#### EXERCISE DIRECTIONS:
Can you transcribe every record below exactly as it appears?

#### DATA EXCERPTS:

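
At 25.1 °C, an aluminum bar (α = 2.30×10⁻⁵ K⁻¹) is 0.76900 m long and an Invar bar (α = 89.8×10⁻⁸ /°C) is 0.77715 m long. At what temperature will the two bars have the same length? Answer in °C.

Equal length when α₁L₁ΔT − α₂L₂ΔT = L₂ − L₁ = 8.15×10⁻³ m
α₁L₁ = 1.7687×10⁻⁵, α₂L₂ = 6.978807×10⁻⁷ → Δ(αL) = 1.69891193×10⁻⁵ m/K
ΔT = 8.15×10⁻³ / 1.69891193×10⁻⁵ = 479.719 K, so T = 25.1 + 479.719 = 504.819 °C

T = 504.8 °C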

#### SOLUTION TO THE PROBLEM:
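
At 25.1 °C, an aluminum bar (α = 2.30×10⁻⁵ K⁻¹) is 0.76900 m long and an Invar bar (α = 89.8×10⁻⁸ /°C) is 0.77715 m long. At what temperature will the two bars have the same length? Answer in °C.

Equal length when α₁L₁ΔT − α₂L₂ΔT = L₂ − L₁ = 8.15×10⁻³ m
α₁L₁ = 1.7687×10⁻⁵, α₂L₂ = 6.978807×10⁻⁷ → Δ(αL) = 1.69891193×10⁻⁵ m/K
ΔT = 8.15×10⁻³ / 1.69891193×10⁻⁵ = 479.719 K, so T = 25.1 + 479.719 = 504.819 °C

T = 504.8 °C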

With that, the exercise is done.